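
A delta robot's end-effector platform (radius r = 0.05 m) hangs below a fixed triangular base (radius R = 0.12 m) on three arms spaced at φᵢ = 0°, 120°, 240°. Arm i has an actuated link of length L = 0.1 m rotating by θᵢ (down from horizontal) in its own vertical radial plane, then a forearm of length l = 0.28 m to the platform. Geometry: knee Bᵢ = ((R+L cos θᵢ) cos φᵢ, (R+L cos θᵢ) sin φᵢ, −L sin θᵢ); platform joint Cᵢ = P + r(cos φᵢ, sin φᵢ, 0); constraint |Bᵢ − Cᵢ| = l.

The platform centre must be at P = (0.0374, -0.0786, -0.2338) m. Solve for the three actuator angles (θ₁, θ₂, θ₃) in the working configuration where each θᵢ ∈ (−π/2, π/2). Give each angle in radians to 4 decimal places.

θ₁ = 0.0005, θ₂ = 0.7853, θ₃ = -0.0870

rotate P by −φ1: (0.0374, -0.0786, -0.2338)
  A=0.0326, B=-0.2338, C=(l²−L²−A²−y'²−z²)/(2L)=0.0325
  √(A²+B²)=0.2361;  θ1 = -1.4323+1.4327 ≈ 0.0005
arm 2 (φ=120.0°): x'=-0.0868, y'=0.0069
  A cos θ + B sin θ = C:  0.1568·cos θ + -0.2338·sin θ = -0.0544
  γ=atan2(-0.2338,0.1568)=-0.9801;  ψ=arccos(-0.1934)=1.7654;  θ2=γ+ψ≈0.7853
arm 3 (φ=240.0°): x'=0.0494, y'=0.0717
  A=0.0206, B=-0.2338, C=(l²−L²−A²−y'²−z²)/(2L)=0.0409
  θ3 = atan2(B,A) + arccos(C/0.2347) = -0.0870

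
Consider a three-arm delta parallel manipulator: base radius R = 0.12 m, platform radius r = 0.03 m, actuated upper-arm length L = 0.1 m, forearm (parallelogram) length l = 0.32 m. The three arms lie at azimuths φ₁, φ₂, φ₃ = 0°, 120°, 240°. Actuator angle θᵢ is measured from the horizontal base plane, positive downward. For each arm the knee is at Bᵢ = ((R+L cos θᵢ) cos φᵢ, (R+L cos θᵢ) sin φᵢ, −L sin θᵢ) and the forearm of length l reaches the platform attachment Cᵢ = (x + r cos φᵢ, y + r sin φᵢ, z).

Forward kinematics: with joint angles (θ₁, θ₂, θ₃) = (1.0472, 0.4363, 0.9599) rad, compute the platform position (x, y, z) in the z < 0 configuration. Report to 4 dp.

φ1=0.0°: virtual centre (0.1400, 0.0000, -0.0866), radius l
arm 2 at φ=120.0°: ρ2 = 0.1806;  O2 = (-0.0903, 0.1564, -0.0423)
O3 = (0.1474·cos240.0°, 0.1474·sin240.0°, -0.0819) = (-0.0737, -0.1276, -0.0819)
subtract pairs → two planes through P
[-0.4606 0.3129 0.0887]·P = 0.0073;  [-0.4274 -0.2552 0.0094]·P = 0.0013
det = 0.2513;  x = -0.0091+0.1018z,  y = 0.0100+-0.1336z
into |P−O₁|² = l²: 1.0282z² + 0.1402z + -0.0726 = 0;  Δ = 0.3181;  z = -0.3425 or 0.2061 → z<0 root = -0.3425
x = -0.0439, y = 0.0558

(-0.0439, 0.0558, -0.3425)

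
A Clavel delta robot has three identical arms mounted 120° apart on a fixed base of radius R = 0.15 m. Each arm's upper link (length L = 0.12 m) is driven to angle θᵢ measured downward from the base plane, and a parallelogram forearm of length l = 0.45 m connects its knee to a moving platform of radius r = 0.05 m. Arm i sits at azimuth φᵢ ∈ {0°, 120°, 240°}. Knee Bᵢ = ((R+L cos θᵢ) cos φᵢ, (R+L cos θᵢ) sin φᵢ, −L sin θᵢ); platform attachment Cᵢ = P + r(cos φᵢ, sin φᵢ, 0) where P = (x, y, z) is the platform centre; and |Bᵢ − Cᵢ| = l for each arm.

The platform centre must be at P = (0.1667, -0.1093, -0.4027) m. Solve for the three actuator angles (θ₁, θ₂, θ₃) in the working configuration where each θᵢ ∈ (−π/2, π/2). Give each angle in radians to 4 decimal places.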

#####

- Problem to work on: Would you restate the entries word for word, omitting none?

- Reply:
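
A delta robot's end-effector platform (radius r = 0.05 m) hangs below a fixed triangular base (radius R = 0.12 m) on three arms spaced at φᵢ = 0°, 120°, 240°. Arm i has an actuated link of length L = 0.1 m rotating by θᵢ (down from horizontal) in its own vertical radial plane, then a forearm of length l = 0.28 m to the platform. Geometry: knee Bᵢ = ((R+L cos θᵢ) cos φᵢ, (R+L cos θᵢ) sin φᵢ, −L sin θᵢ); platform joint Cᵢ = P + r(cos φᵢ, sin φᵢ, 0); constraint |Bᵢ − Cᵢ| = l.

The platform centre must be at P = (0.0374, -0.0786, -0.2338) m. Solve for the three actuator angles (θ₁, θ₂, θ₃) in the working configuration where each θᵢ ∈ (−π/2, π/2). Give each angle in radians to 4 decimal places.

θ₁ = 0.0005, θ₂ = 0.7853, θ₃ = -0.0870

rotate P by −φ1: (0.0374, -0.0786, -0.2338)
  A=0.0326, B=-0.2338, C=(l²−L²−A²−y'²−z²)/(2L)=0.0325
  √(A²+B²)=0.2361;  θ1 = -1.4323+1.4327 ≈ 0.0005
arm 2 (φ=120.0°): x'=-0.0868, y'=0.0069
  A cos θ + B sin θ = C:  0.1568·cos θ + -0.2338·sin θ = -0.0544
  γ=atan2(-0.2338,0.1568)=-0.9801;  ψ=arccos(-0.1934)=1.7654;  θ2=γ+ψ≈0.7853
arm 3 (φ=240.0°): x'=0.0494, y'=0.0717
  A=0.0206, B=-0.2338, C=(l²−L²−A²−y'²−z²)/(2L)=0.0409
  θ3 = atan2(B,A) + arccos(C/0.2347) = -0.0870

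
Consider a three-arm delta parallel manipulator: base radius R = 0.12 m, platform radius r = 0.03 m, actuated upper-arm length L = 0.1 m, forearm (parallelogram) length l = 0.32 m. The three arms lie at azimuths φ₁, φ₂, φ₃ = 0°, 120°, 240°. Actuator angle θᵢ is measured from the horizontal base plane, positive downward. For each arm the knee is at Bᵢ = ((R+L cos θᵢ) cos φᵢ, (R+L cos θᵢ) sin φᵢ, −L sin θᵢ) and the forearm of length l reaches the platform attachment Cᵢ = (x + r cos φᵢ, y + r sin φᵢ, z).

Forward kinematics: with joint angles (θ₁, θ₂, θ₃) = (1.0472, 0.4363, 0.9599) rad, compute the platform position (x, y, z) in the z < 0 configuration. Report to 4 dp.

φ1=0.0°: virtual centre (0.1400, 0.0000, -0.0866), radius l
arm 2 at φ=120.0°: ρ2 = 0.1806;  O2 = (-0.0903, 0.1564, -0.0423)
O3 = (0.1474·cos240.0°, 0.1474·sin240.0°, -0.0819) = (-0.0737, -0.1276, -0.0819)
subtract pairs → two planes through P
[-0.4606 0.3129 0.0887]·P = 0.0073;  [-0.4274 -0.2552 0.0094]·P = 0.0013
det = 0.2513;  x = -0.0091+0.1018z,  y = 0.0100+-0.1336z
into |P−O₁|² = l²: 1.0282z² + 0.1402z + -0.0726 = 0;  Δ = 0.3181;  z = -0.3425 or 0.2061 → z<0 root = -0.3425
x = -0.0439, y = 0.0558

(-0.0439, 0.0558, -0.3425)

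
A Clavel delta robot has three identical arms mounted 120° apart on a fixed base of radius R = 0.15 m. Each arm's upper link (length L = 0.12 m) is driven to angle θᵢ measured downward from the base plane, and a parallelogram forearm of length l = 0.45 m connects its knee to a moving platform of radius r = 0.05 m. Arm i sits at azimuth φᵢ ∈ {0°, 120°, 240°}. Knee Bᵢ = ((R+L cos θᵢ) cos φᵢ, (R+L cos θᵢ) sin φᵢ, −L sin θᵢ); platform attachment Cᵢ = P + r(cos φᵢ, sin φᵢ, 0) where P = (x, y, z) is the platform centre; and |Bᵢ − Cᵢ| = l for each arm.

The platform centre must be at P = (0.1667, -0.1093, -0.4027) m. Solve for the three actuator angles (θ₁, θ₂, θ₃) in the working configuration where each θᵢ ∈ (−π/2, π/2). Give each angle in radians to 4 decimal places.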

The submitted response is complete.